Your objective: Could every line of the data be copied out once more, exactly?

Data listing:
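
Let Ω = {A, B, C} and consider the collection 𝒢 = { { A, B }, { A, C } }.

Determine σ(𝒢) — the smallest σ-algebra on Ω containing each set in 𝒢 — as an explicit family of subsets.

Initial family (4 sets): { ∅, { A, B }, { A, C }, Ω }.
Step 1 (2 new):
  { B }  = ᶜ of { A, C }
  { C }  = ᶜ of { A, B }
  [6 total]
Step 2 (1 new):
  { B, C }  = { C } ∪ { B }
  [7 total]
Step 3 adds 1:
  { A }  = ᶜ of { B, C }
  [8 total]
Step 4: closed — nothing new.

|σ(𝒢)| = 8.  σ(𝒢) = { ∅, { A }, { B }, { C }, { A, B }, { A, C }, { B, C }, Ω }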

Solution for this task:
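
Let Ω = {A, B, C} and consider the collection 𝒢 = { { A, B }, { A, C } }.

Determine σ(𝒢) — the smallest σ-algebra on Ω containing each set in 𝒢 — as an explicit family of subsets.

Initial family (4 sets): { ∅, { A, B }, { A, C }, Ω }.
Step 1 (2 new):
  { B }  = ᶜ of { A, C }
  { C }  = ᶜ of { A, B }
  [6 total]
Step 2 (1 new):
  { B, C }  = { C } ∪ { B }
  [7 total]
Step 3 adds 1:
  { A }  = ᶜ of { B, C }
  [8 total]
Step 4: closed — nothing new.

|σ(𝒢)| = 8.  σ(𝒢) = { ∅, { A }, { B }, { C }, { A, B }, { A, C }, { B, C }, Ω }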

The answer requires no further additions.